Try it ▸ Your output should be the whole listing, identical to the original.

Data for analysis ▸

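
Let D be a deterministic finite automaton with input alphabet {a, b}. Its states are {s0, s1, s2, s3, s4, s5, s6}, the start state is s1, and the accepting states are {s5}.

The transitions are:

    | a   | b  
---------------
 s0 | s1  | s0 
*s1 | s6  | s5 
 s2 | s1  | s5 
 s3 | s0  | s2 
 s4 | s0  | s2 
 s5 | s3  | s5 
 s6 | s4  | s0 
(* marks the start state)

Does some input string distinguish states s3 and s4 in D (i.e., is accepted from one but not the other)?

No

Initial partition by acceptance: {s5} | {s0,s1,s2,s3,s4,s6}.
On input b, block {s0,s1,s2,s3,s4,s6} splits into {s0,s3,s4,s6} and {s1,s2}.
On input a, block {s0,s3,s4,s6} splits into {s3,s4,s6} and {s0}.
Refine {s3,s4,s6} on symbol a: members go to different blocks, giving {s3,s4} and {s6}.
Refine {s1,s2} on symbol a: members go to different blocks, giving {s1} and {s2}.
Stable partition: {s5} | {s3,s4} | {s1} | {s0} | {s6} | {s2} — 6 equivalence classes.
s3 and s4 lie in the same block of the stable partition, so they are equivalent — no string distinguishes them.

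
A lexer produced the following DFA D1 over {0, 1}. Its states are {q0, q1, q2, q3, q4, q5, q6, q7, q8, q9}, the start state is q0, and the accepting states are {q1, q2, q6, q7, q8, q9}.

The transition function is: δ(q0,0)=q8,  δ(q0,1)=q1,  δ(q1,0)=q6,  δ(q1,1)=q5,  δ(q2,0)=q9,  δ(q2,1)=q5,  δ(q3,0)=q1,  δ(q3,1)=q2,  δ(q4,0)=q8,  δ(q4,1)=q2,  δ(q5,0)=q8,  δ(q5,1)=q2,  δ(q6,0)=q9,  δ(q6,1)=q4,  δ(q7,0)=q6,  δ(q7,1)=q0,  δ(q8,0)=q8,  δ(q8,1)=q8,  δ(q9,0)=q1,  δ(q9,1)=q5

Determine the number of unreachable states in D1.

Starting at q0 and following transitions, the reachable set is {q0, q1, q2, q4, q5, q6, q8, q9}. That leaves q3, q7 unreachable — 2 in total.

2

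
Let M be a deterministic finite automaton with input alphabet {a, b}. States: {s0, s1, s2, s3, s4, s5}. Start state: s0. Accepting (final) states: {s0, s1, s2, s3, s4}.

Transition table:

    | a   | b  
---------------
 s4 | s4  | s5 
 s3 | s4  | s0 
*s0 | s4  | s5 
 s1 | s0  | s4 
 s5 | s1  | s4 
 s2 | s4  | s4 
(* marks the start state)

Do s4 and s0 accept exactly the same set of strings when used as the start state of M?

Reachable states from the start: {s0,s1,s4,s5}. Unreachable: {s2,s3} — drop them.
Initial partition by acceptance: {s0,s1,s4} | {s5}.
Refine {s0,s1,s4} on symbol b: members go to different blocks, giving {s0,s4} and {s1}.
The partition is now stable with 3 blocks: {s0,s4} | {s5} | {s1}.
s4 and s0 lie in the same block of the stable partition, so they are equivalent — no string distinguishes them.

Yes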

Written response ▸
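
Let D be a deterministic finite automaton with input alphabet {a, b}. Its states are {s0, s1, s2, s3, s4, s5, s6}, the start state is s1, and the accepting states are {s5}.

The transitions are:

    | a   | b  
---------------
 s0 | s1  | s0 
*s1 | s6  | s5 
 s2 | s1  | s5 
 s3 | s0  | s2 
 s4 | s0  | s2 
 s5 | s3  | s5 
 s6 | s4  | s0 
(* marks the start state)

Does some input string distinguish states s3 and s4 in D (i.e., is accepted from one but not the other)?

No

Initial partition by acceptance: {s5} | {s0,s1,s2,s3,s4,s6}.
On input b, block {s0,s1,s2,s3,s4,s6} splits into {s0,s3,s4,s6} and {s1,s2}.
On input a, block {s0,s3,s4,s6} splits into {s3,s4,s6} and {s0}.
Refine {s3,s4,s6} on symbol a: members go to different blocks, giving {s3,s4} and {s6}.
Refine {s1,s2} on symbol a: members go to different blocks, giving {s1} and {s2}.
Stable partition: {s5} | {s3,s4} | {s1} | {s0} | {s6} | {s2} — 6 equivalence classes.
s3 and s4 lie in the same block of the stable partition, so they are equivalent — no string distinguishes them.

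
A lexer produced the following DFA D1 over {0, 1}. Its states are {q0, q1, q2, q3, q4, q5, q6, q7, q8, q9}, the start state is q0, and the accepting states are {q1, q2, q6, q7, q8, q9}.

The transition function is: δ(q0,0)=q8,  δ(q0,1)=q1,  δ(q1,0)=q6,  δ(q1,1)=q5,  δ(q2,0)=q9,  δ(q2,1)=q5,  δ(q3,0)=q1,  δ(q3,1)=q2,  δ(q4,0)=q8,  δ(q4,1)=q2,  δ(q5,0)=q8,  δ(q5,1)=q2,  δ(q6,0)=q9,  δ(q6,1)=q4,  δ(q7,0)=q6,  δ(q7,1)=q0,  δ(q8,0)=q8,  δ(q8,1)=q8,  δ(q9,0)=q1,  δ(q9,1)=q5

Determine the number of unreachable states in D1.

Starting at q0 and following transitions, the reachable set is {q0, q1, q2, q4, q5, q6, q8, q9}. That leaves q3, q7 unreachable — 2 in total.

2

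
Let M be a deterministic finite automaton with input alphabet {a, b}. States: {s0, s1, s2, s3, s4, s5}. Start state: s0. Accepting (final) states: {s0, s1, s2, s3, s4}.

Transition table:

    | a   | b  
---------------
 s4 | s4  | s5 
 s3 | s4  | s0 
*s0 | s4  | s5 
 s1 | s0  | s4 
 s5 | s1  | s4 
 s2 | s4  | s4 
(* marks the start state)

Do s4 and s0 accept exactly the same set of strings when used as the start state of M?

Reachable states from the start: {s0,s1,s4,s5}. Unreachable: {s2,s3} — drop them.
Initial partition by acceptance: {s0,s1,s4} | {s5}.
Refine {s0,s1,s4} on symbol b: members go to different blocks, giving {s0,s4} and {s1}.
The partition is now stable with 3 blocks: {s0,s4} | {s5} | {s1}.
s4 and s0 lie in the same block of the stable partition, so they are equivalent — no string distinguishes them.

Yes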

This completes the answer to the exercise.